DIRECTIONS: Go through the data below line by line. Give only the number of lines that contain "layers".

-- Opening Marker --

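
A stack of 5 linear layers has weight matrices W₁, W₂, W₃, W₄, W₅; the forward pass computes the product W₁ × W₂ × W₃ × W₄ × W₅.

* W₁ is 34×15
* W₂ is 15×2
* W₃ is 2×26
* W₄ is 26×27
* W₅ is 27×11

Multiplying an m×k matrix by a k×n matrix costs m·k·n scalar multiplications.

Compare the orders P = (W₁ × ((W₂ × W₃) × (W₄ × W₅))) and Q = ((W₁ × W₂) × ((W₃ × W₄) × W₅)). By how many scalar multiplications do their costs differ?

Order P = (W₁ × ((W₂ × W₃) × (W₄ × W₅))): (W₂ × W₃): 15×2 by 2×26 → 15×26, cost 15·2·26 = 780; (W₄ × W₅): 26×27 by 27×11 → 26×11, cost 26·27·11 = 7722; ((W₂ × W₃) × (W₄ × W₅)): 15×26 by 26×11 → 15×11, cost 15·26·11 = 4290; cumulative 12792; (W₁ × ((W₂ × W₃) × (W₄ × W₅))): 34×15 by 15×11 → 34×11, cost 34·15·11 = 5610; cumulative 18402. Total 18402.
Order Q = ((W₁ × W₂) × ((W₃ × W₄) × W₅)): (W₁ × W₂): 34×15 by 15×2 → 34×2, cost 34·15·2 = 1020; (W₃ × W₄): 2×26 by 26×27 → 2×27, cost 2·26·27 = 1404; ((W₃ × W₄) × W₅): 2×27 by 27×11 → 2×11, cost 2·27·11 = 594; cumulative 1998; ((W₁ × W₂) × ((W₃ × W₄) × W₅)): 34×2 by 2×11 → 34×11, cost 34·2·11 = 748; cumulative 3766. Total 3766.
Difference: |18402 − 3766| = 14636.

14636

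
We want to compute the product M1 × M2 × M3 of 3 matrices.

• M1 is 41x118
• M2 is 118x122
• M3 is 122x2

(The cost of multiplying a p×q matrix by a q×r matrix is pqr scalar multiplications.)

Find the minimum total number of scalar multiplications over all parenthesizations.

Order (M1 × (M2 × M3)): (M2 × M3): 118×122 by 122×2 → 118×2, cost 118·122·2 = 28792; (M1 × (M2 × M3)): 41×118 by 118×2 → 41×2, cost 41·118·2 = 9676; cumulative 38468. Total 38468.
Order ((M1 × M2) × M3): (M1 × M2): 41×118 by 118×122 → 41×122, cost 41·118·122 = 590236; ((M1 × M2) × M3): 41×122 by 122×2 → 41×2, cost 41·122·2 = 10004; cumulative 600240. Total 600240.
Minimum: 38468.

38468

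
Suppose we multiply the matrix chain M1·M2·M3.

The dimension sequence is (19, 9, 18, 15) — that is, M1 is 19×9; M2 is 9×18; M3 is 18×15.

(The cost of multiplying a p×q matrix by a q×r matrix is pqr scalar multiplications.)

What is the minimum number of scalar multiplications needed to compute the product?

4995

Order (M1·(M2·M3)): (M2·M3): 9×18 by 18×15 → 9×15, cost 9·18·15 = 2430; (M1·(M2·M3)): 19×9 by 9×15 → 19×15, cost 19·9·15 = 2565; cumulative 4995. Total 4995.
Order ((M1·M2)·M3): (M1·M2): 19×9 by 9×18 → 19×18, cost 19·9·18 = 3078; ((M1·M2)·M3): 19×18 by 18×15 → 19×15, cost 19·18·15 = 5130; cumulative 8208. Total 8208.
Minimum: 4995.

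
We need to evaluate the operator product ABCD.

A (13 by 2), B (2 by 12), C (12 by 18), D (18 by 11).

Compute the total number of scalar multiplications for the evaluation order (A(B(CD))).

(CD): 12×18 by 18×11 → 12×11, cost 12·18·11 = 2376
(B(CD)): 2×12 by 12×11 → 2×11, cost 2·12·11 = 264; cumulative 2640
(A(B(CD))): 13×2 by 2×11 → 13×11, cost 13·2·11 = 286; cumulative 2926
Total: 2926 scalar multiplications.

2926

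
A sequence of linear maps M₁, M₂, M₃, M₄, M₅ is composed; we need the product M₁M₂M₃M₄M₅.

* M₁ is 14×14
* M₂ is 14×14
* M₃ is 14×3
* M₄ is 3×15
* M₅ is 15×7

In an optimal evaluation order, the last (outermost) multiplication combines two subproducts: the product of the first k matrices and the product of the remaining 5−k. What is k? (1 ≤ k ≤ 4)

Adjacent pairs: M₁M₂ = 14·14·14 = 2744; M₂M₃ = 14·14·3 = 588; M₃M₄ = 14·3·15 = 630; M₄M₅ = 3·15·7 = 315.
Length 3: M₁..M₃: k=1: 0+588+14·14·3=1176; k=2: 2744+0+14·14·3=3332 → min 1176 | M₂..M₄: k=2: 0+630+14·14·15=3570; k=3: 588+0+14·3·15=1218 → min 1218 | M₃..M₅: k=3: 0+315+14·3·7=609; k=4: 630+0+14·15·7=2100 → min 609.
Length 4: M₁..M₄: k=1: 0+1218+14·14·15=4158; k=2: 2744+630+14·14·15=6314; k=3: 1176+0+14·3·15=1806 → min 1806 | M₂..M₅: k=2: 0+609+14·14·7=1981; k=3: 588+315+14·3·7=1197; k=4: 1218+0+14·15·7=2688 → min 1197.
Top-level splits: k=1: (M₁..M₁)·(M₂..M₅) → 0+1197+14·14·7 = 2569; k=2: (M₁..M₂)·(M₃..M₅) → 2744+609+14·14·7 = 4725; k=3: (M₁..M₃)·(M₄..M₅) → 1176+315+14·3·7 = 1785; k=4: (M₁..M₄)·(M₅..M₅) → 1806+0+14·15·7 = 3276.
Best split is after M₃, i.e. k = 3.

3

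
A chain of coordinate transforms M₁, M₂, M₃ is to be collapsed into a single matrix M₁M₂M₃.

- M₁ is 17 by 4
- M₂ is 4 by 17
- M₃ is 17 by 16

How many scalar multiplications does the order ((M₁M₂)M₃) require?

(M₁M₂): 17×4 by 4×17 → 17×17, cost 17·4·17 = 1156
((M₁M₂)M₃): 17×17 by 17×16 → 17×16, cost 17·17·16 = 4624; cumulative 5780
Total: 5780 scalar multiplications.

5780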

-- Closing Marker --
-- Opening Marker --

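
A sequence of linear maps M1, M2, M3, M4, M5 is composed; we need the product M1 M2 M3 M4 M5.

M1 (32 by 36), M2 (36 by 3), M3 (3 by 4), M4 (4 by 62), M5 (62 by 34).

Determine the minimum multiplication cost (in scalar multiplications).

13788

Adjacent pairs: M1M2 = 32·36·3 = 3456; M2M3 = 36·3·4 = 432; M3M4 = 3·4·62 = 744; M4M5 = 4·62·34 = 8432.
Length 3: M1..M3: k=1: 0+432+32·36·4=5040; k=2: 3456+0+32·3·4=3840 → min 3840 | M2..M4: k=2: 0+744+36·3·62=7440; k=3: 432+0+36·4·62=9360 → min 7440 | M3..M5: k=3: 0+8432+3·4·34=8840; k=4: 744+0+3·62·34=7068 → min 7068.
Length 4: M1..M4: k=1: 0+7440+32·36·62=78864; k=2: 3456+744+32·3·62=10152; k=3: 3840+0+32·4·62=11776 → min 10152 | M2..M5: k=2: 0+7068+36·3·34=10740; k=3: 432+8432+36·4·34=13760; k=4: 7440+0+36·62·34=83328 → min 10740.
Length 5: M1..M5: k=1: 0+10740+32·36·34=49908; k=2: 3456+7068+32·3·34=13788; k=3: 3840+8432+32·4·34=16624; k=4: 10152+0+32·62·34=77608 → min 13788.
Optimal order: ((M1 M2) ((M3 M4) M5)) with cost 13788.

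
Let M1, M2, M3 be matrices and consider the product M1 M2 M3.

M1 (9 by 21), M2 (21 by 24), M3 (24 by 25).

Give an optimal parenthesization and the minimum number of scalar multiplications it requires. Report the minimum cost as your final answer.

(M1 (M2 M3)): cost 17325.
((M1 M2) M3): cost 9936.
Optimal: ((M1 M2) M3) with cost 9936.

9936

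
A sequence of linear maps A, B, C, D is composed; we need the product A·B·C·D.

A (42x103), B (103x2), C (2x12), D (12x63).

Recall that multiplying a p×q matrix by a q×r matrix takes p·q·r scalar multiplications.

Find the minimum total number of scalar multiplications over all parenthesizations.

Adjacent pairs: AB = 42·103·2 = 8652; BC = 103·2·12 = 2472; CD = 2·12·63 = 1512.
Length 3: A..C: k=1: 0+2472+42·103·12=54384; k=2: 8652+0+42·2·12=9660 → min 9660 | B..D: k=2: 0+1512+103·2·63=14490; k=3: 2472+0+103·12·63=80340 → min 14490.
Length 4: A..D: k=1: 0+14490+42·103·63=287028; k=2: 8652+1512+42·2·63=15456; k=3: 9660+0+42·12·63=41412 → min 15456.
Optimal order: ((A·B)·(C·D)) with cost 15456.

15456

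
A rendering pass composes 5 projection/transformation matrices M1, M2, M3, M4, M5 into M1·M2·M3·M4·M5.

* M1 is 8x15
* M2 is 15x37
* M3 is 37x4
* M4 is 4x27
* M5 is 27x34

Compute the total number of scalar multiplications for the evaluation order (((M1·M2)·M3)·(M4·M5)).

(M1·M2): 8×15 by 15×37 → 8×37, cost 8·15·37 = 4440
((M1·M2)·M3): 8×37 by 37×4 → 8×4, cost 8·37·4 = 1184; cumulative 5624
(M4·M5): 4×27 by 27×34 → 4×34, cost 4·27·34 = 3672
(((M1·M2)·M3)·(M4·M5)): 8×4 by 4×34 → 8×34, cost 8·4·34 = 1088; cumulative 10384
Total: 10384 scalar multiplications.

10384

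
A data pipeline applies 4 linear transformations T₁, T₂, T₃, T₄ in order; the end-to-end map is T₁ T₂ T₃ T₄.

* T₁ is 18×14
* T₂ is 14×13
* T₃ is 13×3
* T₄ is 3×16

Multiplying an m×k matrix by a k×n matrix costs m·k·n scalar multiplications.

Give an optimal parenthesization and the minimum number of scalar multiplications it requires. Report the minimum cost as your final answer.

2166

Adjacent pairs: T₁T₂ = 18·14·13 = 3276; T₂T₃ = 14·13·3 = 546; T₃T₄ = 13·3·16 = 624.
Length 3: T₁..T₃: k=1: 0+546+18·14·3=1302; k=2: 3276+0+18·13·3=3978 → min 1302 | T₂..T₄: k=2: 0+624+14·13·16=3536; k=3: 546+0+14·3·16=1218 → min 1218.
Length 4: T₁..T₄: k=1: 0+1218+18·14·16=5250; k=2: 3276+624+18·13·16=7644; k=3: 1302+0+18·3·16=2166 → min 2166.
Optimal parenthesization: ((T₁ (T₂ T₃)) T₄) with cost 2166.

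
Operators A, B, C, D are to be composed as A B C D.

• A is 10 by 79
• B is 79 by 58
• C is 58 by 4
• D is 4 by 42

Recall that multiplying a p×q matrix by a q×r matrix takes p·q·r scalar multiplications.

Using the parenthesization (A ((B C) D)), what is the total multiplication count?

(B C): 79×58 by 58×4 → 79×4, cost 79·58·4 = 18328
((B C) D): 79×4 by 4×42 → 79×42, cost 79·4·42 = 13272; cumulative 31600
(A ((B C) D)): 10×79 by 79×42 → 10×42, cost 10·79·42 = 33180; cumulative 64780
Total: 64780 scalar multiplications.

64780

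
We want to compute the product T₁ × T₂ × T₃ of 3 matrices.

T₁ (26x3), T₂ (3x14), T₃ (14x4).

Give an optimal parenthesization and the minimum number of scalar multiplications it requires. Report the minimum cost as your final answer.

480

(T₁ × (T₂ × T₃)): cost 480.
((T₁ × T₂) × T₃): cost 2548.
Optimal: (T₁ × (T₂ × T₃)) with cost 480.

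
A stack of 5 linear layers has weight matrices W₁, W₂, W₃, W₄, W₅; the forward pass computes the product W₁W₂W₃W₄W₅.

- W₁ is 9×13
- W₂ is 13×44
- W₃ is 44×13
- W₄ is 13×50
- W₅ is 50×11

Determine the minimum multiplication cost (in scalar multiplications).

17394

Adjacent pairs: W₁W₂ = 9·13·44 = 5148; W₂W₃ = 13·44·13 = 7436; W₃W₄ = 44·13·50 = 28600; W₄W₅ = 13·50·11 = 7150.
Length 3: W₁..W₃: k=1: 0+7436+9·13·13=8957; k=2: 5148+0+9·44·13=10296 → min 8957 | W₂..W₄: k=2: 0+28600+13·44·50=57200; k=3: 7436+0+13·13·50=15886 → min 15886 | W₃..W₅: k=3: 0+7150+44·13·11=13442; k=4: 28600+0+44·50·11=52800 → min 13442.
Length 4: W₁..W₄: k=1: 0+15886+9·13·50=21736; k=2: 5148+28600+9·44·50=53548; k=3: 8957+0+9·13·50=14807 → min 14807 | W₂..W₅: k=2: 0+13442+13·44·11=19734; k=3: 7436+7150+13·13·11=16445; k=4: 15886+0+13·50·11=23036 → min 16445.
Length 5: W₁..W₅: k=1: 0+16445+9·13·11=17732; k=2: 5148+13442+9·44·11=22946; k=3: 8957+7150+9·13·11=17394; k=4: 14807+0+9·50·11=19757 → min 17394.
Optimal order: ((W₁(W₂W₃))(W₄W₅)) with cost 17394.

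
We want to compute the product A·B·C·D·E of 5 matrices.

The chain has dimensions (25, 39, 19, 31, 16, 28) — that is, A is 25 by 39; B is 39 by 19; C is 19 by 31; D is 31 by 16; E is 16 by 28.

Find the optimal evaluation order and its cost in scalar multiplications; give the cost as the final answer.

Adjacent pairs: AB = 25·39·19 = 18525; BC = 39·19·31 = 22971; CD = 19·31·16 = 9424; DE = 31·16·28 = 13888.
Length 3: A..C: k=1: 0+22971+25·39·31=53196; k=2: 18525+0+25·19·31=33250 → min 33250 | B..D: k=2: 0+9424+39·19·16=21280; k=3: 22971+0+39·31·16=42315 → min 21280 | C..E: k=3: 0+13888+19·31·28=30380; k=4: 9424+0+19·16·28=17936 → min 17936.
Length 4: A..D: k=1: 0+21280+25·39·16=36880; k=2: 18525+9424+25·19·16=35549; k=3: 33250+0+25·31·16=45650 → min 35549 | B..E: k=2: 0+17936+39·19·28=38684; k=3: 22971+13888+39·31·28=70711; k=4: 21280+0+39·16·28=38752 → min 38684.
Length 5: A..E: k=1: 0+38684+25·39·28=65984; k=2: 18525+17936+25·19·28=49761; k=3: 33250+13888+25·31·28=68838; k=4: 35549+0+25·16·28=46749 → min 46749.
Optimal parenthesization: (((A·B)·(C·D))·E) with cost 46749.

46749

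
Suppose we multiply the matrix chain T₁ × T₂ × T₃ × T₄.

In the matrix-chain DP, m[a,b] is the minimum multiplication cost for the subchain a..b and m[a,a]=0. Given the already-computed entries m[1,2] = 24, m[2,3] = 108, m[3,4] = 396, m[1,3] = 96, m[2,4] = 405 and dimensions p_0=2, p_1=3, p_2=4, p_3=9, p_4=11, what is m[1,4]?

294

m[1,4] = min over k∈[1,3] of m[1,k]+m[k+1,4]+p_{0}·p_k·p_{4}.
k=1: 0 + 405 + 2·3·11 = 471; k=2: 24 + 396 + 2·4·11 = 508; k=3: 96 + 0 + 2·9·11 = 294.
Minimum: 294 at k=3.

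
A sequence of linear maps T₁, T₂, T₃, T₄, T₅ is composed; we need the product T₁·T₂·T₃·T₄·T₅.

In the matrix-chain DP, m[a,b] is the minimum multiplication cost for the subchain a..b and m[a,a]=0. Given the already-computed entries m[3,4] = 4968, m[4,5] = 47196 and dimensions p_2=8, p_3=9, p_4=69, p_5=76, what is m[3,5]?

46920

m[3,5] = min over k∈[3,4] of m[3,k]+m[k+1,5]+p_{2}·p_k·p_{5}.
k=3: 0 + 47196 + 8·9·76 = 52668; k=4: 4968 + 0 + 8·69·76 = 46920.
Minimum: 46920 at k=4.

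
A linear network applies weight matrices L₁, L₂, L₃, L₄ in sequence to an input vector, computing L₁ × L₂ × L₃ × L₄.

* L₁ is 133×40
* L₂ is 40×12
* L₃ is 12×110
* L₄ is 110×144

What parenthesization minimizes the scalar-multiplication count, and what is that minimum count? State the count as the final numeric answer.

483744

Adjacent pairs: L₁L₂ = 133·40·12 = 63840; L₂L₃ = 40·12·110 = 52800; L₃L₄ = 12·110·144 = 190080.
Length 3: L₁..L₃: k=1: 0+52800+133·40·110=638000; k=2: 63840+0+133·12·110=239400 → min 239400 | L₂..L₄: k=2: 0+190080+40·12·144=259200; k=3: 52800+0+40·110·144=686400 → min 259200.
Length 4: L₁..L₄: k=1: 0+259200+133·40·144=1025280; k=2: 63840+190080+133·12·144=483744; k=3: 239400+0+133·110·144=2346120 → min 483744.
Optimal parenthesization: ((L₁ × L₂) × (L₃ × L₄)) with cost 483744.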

-- Closing Marker --
-- Opening Marker --

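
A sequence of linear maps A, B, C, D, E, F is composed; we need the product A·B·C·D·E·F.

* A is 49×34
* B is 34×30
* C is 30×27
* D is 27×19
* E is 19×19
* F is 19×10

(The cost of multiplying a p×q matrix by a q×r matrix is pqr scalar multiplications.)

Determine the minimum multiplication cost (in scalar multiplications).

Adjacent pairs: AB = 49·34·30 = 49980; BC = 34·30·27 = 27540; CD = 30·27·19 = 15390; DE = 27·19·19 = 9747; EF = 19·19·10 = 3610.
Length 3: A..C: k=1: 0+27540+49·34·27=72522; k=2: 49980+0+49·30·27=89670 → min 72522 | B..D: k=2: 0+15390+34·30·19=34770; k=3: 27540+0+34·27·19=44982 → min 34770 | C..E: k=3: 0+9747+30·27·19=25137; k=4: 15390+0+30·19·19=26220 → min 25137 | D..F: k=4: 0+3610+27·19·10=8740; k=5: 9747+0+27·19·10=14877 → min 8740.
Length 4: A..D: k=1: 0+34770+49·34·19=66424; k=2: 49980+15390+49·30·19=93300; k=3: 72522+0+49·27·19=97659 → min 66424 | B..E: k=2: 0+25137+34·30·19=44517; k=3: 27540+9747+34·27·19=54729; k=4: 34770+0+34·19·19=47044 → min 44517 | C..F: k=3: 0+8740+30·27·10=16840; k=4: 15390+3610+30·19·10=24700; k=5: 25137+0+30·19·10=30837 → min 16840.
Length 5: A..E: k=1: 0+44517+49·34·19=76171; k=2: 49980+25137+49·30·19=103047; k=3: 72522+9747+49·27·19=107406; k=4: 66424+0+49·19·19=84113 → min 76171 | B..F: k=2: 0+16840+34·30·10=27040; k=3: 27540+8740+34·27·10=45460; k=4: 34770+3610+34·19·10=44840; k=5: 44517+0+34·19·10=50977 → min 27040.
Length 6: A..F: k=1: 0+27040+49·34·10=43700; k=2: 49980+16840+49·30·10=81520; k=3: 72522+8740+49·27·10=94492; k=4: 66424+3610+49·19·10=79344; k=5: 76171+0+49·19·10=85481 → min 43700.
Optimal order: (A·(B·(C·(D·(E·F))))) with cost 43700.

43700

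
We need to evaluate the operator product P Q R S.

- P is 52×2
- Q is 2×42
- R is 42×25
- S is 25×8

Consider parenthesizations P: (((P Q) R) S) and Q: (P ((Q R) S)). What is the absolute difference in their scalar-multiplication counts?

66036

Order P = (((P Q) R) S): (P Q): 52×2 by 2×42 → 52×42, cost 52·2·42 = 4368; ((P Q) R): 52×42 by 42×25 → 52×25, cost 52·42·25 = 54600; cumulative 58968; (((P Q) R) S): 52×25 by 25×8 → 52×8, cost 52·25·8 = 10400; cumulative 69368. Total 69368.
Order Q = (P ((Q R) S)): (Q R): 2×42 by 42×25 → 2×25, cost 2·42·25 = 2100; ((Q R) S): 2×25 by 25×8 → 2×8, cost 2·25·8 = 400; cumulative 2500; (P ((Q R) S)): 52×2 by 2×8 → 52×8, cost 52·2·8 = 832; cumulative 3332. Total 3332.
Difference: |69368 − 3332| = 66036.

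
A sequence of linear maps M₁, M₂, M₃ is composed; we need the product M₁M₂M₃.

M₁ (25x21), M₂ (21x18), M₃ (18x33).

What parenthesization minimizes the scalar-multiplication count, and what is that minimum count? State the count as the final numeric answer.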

-- Closing Marker --

RESULT OF THIS EXERCISE: 2